### Task input ###

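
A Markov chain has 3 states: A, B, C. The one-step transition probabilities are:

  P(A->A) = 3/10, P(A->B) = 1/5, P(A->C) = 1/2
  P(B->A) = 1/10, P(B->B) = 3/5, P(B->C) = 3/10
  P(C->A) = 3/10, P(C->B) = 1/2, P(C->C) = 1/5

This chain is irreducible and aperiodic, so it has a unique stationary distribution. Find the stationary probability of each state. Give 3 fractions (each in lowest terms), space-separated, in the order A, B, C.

The stationary distribution satisfies pi = pi * P, i.e.:
  pi_A = 3/10*pi_A + 1/10*pi_B + 3/10*pi_C
  pi_B = 1/5*pi_A + 3/5*pi_B + 1/2*pi_C
  pi_C = 1/2*pi_A + 3/10*pi_B + 1/5*pi_C
with normalization: pi_A + pi_B + pi_C = 1.

Using the first 2 balance equations plus normalization, the linear system A*pi = b is:
  [-7/10, 1/10, 3/10] . pi = 0
  [1/5, -2/5, 1/2] . pi = 0
  [1, 1, 1] . pi = 1

Solving yields:
  pi_A = 17/84
  pi_B = 41/84
  pi_C = 13/42

Verification (pi * P):
  17/84*3/10 + 41/84*1/10 + 13/42*3/10 = 17/84 = pi_A  (ok)
  17/84*1/5 + 41/84*3/5 + 13/42*1/2 = 41/84 = pi_B  (ok)
  17/84*1/2 + 41/84*3/10 + 13/42*1/5 = 13/42 = pi_C  (ok)

Answer: 17/84 41/84 13/42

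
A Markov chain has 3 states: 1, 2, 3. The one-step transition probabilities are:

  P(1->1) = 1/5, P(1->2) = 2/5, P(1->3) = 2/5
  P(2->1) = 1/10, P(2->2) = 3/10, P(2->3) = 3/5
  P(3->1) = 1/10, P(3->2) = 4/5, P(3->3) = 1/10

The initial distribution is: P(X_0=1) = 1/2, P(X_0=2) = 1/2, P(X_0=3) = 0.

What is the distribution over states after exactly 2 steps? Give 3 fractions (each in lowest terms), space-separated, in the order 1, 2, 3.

Answer: 23/200 113/200 8/25

Derivation:
Propagating the distribution step by step (d_{t+1} = d_t * P):
d_0 = (1=1/2, 2=1/2, 3=0)
  d_1[1] = 1/2*1/5 + 1/2*1/10 + 0*1/10 = 3/20
  d_1[2] = 1/2*2/5 + 1/2*3/10 + 0*4/5 = 7/20
  d_1[3] = 1/2*2/5 + 1/2*3/5 + 0*1/10 = 1/2
d_1 = (1=3/20, 2=7/20, 3=1/2)
  d_2[1] = 3/20*1/5 + 7/20*1/10 + 1/2*1/10 = 23/200
  d_2[2] = 3/20*2/5 + 7/20*3/10 + 1/2*4/5 = 113/200
  d_2[3] = 3/20*2/5 + 7/20*3/5 + 1/2*1/10 = 8/25
d_2 = (1=23/200, 2=113/200, 3=8/25)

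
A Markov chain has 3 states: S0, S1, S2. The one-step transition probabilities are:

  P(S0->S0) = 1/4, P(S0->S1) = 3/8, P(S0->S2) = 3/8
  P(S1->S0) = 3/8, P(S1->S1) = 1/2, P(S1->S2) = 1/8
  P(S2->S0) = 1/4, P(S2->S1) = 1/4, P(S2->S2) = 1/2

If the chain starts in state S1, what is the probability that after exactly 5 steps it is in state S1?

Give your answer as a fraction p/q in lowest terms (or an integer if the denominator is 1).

Answer: 1573/4096

Derivation:
Computing P^5 by repeated multiplication:
P^1 =
  S0: [1/4, 3/8, 3/8]
  S1: [3/8, 1/2, 1/8]
  S2: [1/4, 1/4, 1/2]
P^2 =
  S0: [19/64, 3/8, 21/64]
  S1: [5/16, 27/64, 17/64]
  S2: [9/32, 11/32, 3/8]
P^3 =
  S0: [19/64, 195/512, 165/512]
  S1: [155/512, 101/256, 155/512]
  S2: [75/256, 95/256, 43/128]
P^4 =
  S0: [1219/4096, 783/2048, 1311/4096]
  S1: [613/2048, 1583/4096, 1287/4096]
  S2: [607/2048, 777/2048, 83/256]
P^5 =
  S0: [4879/16384, 12543/32768, 10467/32768]
  S1: [9775/32768, 1573/4096, 10409/32768]
  S2: [4873/16384, 6257/16384, 2627/8192]

(P^5)[S1 -> S1] = 1573/4096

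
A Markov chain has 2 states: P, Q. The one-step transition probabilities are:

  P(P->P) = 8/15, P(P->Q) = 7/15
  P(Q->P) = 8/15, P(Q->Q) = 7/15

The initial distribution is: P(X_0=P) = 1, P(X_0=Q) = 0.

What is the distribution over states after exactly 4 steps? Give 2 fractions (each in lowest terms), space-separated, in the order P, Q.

Answer: 8/15 7/15

Derivation:
Propagating the distribution step by step (d_{t+1} = d_t * P):
d_0 = (P=1, Q=0)
  d_1[P] = 1*8/15 + 0*8/15 = 8/15
  d_1[Q] = 1*7/15 + 0*7/15 = 7/15
d_1 = (P=8/15, Q=7/15)
  d_2[P] = 8/15*8/15 + 7/15*8/15 = 8/15
  d_2[Q] = 8/15*7/15 + 7/15*7/15 = 7/15
d_2 = (P=8/15, Q=7/15)
  d_3[P] = 8/15*8/15 + 7/15*8/15 = 8/15
  d_3[Q] = 8/15*7/15 + 7/15*7/15 = 7/15
d_3 = (P=8/15, Q=7/15)
  d_4[P] = 8/15*8/15 + 7/15*8/15 = 8/15
  d_4[Q] = 8/15*7/15 + 7/15*7/15 = 7/15
d_4 = (P=8/15, Q=7/15)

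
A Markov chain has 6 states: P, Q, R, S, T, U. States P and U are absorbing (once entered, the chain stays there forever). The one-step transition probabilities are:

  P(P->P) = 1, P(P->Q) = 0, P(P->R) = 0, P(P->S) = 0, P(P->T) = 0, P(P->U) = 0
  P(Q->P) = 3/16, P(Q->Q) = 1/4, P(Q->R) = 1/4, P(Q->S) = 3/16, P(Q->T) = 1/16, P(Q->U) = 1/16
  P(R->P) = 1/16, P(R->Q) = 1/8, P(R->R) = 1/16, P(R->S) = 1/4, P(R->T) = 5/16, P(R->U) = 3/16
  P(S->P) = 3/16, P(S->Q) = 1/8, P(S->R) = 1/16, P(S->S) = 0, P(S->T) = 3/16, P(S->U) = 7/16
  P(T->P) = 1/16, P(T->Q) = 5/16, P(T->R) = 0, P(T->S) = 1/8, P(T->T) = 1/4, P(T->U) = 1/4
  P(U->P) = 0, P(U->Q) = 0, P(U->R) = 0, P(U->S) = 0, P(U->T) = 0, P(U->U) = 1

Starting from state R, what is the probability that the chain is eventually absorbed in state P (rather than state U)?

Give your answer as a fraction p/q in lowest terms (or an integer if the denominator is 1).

Let a_i = P(absorbed in P | start in state i).
Boundary conditions: a_P = 1, a_U = 0.
For each transient state i, a_i = sum_j P(i->j) * a_j:
  a_Q = 3/16*a_P + 1/4*a_Q + 1/4*a_R + 3/16*a_S + 1/16*a_T + 1/16*a_U
  a_R = 1/16*a_P + 1/8*a_Q + 1/16*a_R + 1/4*a_S + 5/16*a_T + 3/16*a_U
  a_S = 3/16*a_P + 1/8*a_Q + 1/16*a_R + 0*a_S + 3/16*a_T + 7/16*a_U
  a_T = 1/16*a_P + 5/16*a_Q + 0*a_R + 1/8*a_S + 1/4*a_T + 1/4*a_U

Substituting a_P = 1 and a_U = 0, rearrange to (I - Q) a = r where r[i] = P(i -> P):
  [3/4, -1/4, -3/16, -1/16] . (a_Q, a_R, a_S, a_T) = 3/16
  [-1/8, 15/16, -1/4, -5/16] . (a_Q, a_R, a_S, a_T) = 1/16
  [-1/8, -1/16, 1, -3/16] . (a_Q, a_R, a_S, a_T) = 3/16
  [-5/16, 0, -1/8, 3/4] . (a_Q, a_R, a_S, a_T) = 1/16

Solving yields:
  a_Q = 6069/12923
  a_R = 4244/12923
  a_S = 4256/12923
  a_T = 4315/12923

Starting state is R, so the absorption probability is a_R = 4244/12923.

Answer: 4244/12923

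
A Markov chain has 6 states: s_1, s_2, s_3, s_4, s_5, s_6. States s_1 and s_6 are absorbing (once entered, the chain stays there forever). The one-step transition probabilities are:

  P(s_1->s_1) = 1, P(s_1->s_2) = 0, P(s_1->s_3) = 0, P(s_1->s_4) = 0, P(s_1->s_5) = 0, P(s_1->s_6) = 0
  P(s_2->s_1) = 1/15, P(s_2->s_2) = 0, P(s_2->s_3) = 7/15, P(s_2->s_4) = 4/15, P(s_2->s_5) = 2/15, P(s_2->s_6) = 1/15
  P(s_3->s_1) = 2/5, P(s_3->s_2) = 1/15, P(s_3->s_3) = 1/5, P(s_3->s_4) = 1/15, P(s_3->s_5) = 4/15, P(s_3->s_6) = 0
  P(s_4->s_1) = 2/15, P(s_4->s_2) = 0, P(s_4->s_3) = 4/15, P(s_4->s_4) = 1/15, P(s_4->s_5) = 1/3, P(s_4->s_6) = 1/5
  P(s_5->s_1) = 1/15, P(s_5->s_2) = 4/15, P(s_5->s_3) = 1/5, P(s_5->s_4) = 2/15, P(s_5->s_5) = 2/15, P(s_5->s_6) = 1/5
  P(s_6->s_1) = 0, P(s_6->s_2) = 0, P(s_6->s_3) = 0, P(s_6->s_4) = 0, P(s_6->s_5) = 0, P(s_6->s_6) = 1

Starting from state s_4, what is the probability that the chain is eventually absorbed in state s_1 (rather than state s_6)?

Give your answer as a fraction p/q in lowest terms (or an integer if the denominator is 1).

Let a_i = P(absorbed in s_1 | start in state i).
Boundary conditions: a_s_1 = 1, a_s_6 = 0.
For each transient state i, a_i = sum_j P(i->j) * a_j:
  a_s_2 = 1/15*a_s_1 + 0*a_s_2 + 7/15*a_s_3 + 4/15*a_s_4 + 2/15*a_s_5 + 1/15*a_s_6
  a_s_3 = 2/5*a_s_1 + 1/15*a_s_2 + 1/5*a_s_3 + 1/15*a_s_4 + 4/15*a_s_5 + 0*a_s_6
  a_s_4 = 2/15*a_s_1 + 0*a_s_2 + 4/15*a_s_3 + 1/15*a_s_4 + 1/3*a_s_5 + 1/5*a_s_6
  a_s_5 = 1/15*a_s_1 + 4/15*a_s_2 + 1/5*a_s_3 + 2/15*a_s_4 + 2/15*a_s_5 + 1/5*a_s_6

Substituting a_s_1 = 1 and a_s_6 = 0, rearrange to (I - Q) a = r where r[i] = P(i -> s_1):
  [1, -7/15, -4/15, -2/15] . (a_s_2, a_s_3, a_s_4, a_s_5) = 1/15
  [-1/15, 4/5, -1/15, -4/15] . (a_s_2, a_s_3, a_s_4, a_s_5) = 2/5
  [0, -4/15, 14/15, -1/3] . (a_s_2, a_s_3, a_s_4, a_s_5) = 2/15
  [-4/15, -1/5, -2/15, 13/15] . (a_s_2, a_s_3, a_s_4, a_s_5) = 1/15

Solving yields:
  a_s_2 = 4614/7049
  a_s_3 = 16561/21147
  a_s_4 = 32/57
  a_s_5 = 11534/21147

Starting state is s_4, so the absorption probability is a_s_4 = 32/57.

Answer: 32/57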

###

* _Task details_:
Whenever a line in the preceding entries includes the word "stays", count it, and state the total alone.

* _Solution to this task_:
2